(Supplied material)

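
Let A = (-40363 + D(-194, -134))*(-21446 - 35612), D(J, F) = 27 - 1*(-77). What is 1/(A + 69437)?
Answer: 1/2297167459 ≈ 4.3532e-10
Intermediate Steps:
D(J, F) = 104 (D(J, F) = 27 + 77 = 104)
A = 2297098022 (A = (-40363 + 104)*(-21446 - 35612) = -40259*(-57058) = 2297098022)
1/(A + 69437) = 1/(2297098022 + 69437) = 1/2297167459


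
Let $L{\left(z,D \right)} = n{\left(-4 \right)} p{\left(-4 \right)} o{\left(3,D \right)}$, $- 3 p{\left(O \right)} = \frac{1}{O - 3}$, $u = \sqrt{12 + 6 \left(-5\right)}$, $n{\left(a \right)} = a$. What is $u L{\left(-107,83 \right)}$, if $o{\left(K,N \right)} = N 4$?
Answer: $- \frac{1328 i \sqrt{2}}{7} \approx - 268.3 i$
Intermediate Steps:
$u = 3 i \sqrt{2}$ ($u = \sqrt{12 - 30} = \sqrt{-18} = 3 i \sqrt{2} \approx 4.2426 i$)
$o{\left(K,N \right)} = 4 N$
$p{\left(O \right)} = - \frac{1}{3 \left(-3 + O\right)}$ ($p{\left(O \right)} = - \frac{1}{3 \left(O - 3\right)} = - \frac{1}{3 \left(-3 + O\right)}$)
$L{\left(z,D \right)} = - \frac{16 D}{21}$ ($L{\left(z,D \right)} = - 4 \left(- \frac{1}{-9 + 3 \left(-4\right)}\right) 4 D = - 4 \left(- \frac{1}{-9 - 12}\right) 4 D = - 4 \left(- \frac{1}{-21}\right) 4 D = - 4 \left(\left(-1\right) \left(- \frac{1}{21}\right)\right) 4 D = \left(-4\right) \frac{1}{21} \cdot 4 D = - \frac{4 \cdot 4 D}{21} = - \frac{16 D}{21}$)
$u L{\left(-107,83 \right)} = 3 i \sqrt{2} \left(\left(- \frac{16}{21}\right) 83\right) = 3 i \sqrt{2} \left(- \frac{1328}{21}\right) = - \frac{1328 i \sqrt{2}}{7}$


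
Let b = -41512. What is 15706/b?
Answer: -7853/20756 ≈ -0.37835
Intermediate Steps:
15706/b = 15706/(-41512) = 15706*(-1/41512) = -7853/20756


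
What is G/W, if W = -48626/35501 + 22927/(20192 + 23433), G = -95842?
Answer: 148433488482250/1307377823 ≈ 1.1354e+5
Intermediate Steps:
W = -1307377823/1548731125 (W = -48626*1/35501 + 22927/43625 = -48626/35501 + 22927*(1/43625) = -48626/35501 + 22927/43625 = -1307377823/1548731125 ≈ -0.84416)
G/W = -95842/(-1307377823/1548731125) = -95842*(-1548731125/1307377823) = 148433488482250/1307377823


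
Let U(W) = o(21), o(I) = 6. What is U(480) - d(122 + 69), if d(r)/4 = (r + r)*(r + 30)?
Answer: -337682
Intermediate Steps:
U(W) = 6
d(r) = 8*r*(30 + r) (d(r) = 4*((r + r)*(r + 30)) = 4*((2*r)*(30 + r)) = 4*(2*r*(30 + r)) = 8*r*(30 + r))
U(480) - d(122 + 69) = 6 - 8*(122 + 69)*(30 + (122 + 69)) = 6 - 8*191*(30 + 191) = 6 - 8*191*221 = 6 - 1*337688 = 6 - 337688 = -337682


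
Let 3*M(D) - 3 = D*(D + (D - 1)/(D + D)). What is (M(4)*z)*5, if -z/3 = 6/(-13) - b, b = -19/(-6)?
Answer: 58015/156 ≈ 371.89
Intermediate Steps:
b = 19/6 (b = -19*(-⅙) = 19/6 ≈ 3.1667)
z = 283/26 (z = -3*(6/(-13) - 1*19/6) = -3*(6*(-1/13) - 19/6) = -3*(-6/13 - 19/6) = -3*(-283/78) = 283/26 ≈ 10.885)
M(D) = 1 + D*(D + (-1 + D)/(2*D))/3 (M(D) = 1 + (D*(D + (D - 1)/(D + D)))/3 = 1 + (D*(D + (-1 + D)/((2*D))))/3 = 1 + (D*(D + (-1 + D)*(1/(2*D))))/3 = 1 + (D*(D + (-1 + D)/(2*D)))/3 = 1 + D*(D + (-1 + D)/(2*D))/3)
(M(4)*z)*5 = ((⅚ + (⅓)*4² + (⅙)*4)*(283/26))*5 = ((⅚ + (⅓)*16 + ⅔)*(283/26))*5 = ((⅚ + 16/3 + ⅔)*(283/26))*5 = ((41/6)*(283/26))*5 = (11603/156)*5 = 58015/156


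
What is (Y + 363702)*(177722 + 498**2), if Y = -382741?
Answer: -8105397314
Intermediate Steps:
(Y + 363702)*(177722 + 498**2) = (-382741 + 363702)*(177722 + 498**2) = -19039*(177722 + 248004) = -19039*425726 = -8105397314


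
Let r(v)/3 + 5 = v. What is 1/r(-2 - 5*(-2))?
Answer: ⅑ ≈ 0.11111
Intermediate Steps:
r(v) = -15 + 3*v
1/r(-2 - 5*(-2)) = 1/(-15 + 3*(-2 - 5*(-2))) = 1/(-15 + 3*(-2 + 10)) = 1/(-15 + 3*8) = 1/(-15 + 24) = 1/9 = ⅑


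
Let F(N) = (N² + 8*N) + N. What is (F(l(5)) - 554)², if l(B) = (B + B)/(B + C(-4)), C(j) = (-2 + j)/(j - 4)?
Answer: 80194310596/279841 ≈ 2.8657e+5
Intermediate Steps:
C(j) = (-2 + j)/(-4 + j)
l(B) = 2*B/(¾ + B) (l(B) = (B + B)/(B + (-2 - 4)/(-4 - 4)) = (2*B)/(B - 6/(-8)) = (2*B)/(B - ⅛*(-6)) = (2*B)/(B + ¾) = (2*B)/(¾ + B) = 2*B/(¾ + B))
F(N) = N² + 9*N
(F(l(5)) - 554)² = ((8*5/(3 + 4*5))*(9 + 8*5/(3 + 4*5)) - 554)² = ((8*5/(3 + 20))*(9 + 8*5/(3 + 20)) - 554)² = ((8*5/23)*(9 + 8*5/23) - 554)² = ((8*5*(1/23))*(9 + 8*5*(1/23)) - 554)² = (40*(9 + 40/23)/23 - 554)² = ((40/23)*(247/23) - 554)² = (9880/529 - 554)² = (-283186/529)² = 80194310596/279841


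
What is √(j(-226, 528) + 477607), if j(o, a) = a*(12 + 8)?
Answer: √488167 ≈ 698.69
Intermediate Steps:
j(o, a) = 20*a (j(o, a) = a*20 = 20*a)
√(j(-226, 528) + 477607) = √(20*528 + 477607) = √(10560 + 477607) = √488167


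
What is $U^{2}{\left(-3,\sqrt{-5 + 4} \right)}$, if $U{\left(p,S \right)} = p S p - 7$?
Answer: $\left(7 - 9 i\right)^{2} \approx -32.0 - 126.0 i$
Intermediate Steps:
$U{\left(p,S \right)} = -7 + S p^{2}$ ($U{\left(p,S \right)} = S p p - 7 = S p^{2} - 7 = -7 + S p^{2}$)
$U^{2}{\left(-3,\sqrt{-5 + 4} \right)} = \left(-7 + \sqrt{-5 + 4} \left(-3\right)^{2}\right)^{2} = \left(-7 + \sqrt{-1} \cdot 9\right)^{2} = \left(-7 + i 9\right)^{2} = \left(-7 + 9 i\right)^{2}$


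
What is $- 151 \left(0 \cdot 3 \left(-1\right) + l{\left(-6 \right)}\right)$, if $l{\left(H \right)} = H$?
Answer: $906$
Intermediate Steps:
$- 151 \left(0 \cdot 3 \left(-1\right) + l{\left(-6 \right)}\right) = - 151 \left(0 \cdot 3 \left(-1\right) - 6\right) = - 151 \left(0 \left(-1\right) - 6\right) = - 151 \left(0 - 6\right) = \left(-151\right) \left(-6\right) = 906$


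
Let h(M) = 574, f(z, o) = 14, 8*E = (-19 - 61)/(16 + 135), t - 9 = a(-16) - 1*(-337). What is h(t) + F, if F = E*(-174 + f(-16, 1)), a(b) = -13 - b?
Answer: 88274/151 ≈ 584.60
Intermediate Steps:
t = 349 (t = 9 + ((-13 - 1*(-16)) - 1*(-337)) = 9 + ((-13 + 16) + 337) = 9 + (3 + 337) = 9 + 340 = 349)
E = -10/151 (E = ((-19 - 61)/(16 + 135))/8 = (-80/151)/8 = (-80*1/151)/8 = (1/8)*(-80/151) = -10/151 ≈ -0.066225)
F = 1600/151 (F = -10*(-174 + 14)/151 = -10/151*(-160) = 1600/151 ≈ 10.596)
h(t) + F = 574 + 1600/151 = 88274/151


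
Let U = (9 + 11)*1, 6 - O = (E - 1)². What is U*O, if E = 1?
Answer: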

(End Supplied material)

> **Exercise directions**
Give back, word for word, the lines from the one with "Let h(M) = 574, f(z, o)" through the last line of the entries, both included, and no other line.

> **Your solution**
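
Let h(M) = 574, f(z, o) = 14, 8*E = (-19 - 61)/(16 + 135), t - 9 = a(-16) - 1*(-337). What is h(t) + F, if F = E*(-174 + f(-16, 1)), a(b) = -13 - b?
Answer: 88274/151 ≈ 584.60
Intermediate Steps:
t = 349 (t = 9 + ((-13 - 1*(-16)) - 1*(-337)) = 9 + ((-13 + 16) + 337) = 9 + (3 + 337) = 9 + 340 = 349)
E = -10/151 (E = ((-19 - 61)/(16 + 135))/8 = (-80/151)/8 = (-80*1/151)/8 = (1/8)*(-80/151) = -10/151 ≈ -0.066225)
F = 1600/151 (F = -10*(-174 + 14)/151 = -10/151*(-160) = 1600/151 ≈ 10.596)
h(t) + F = 574 + 1600/151 = 88274/151


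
Let U = (9 + 11)*1, 6 - O = (E - 1)². What is U*O, if E = 1?
Answer: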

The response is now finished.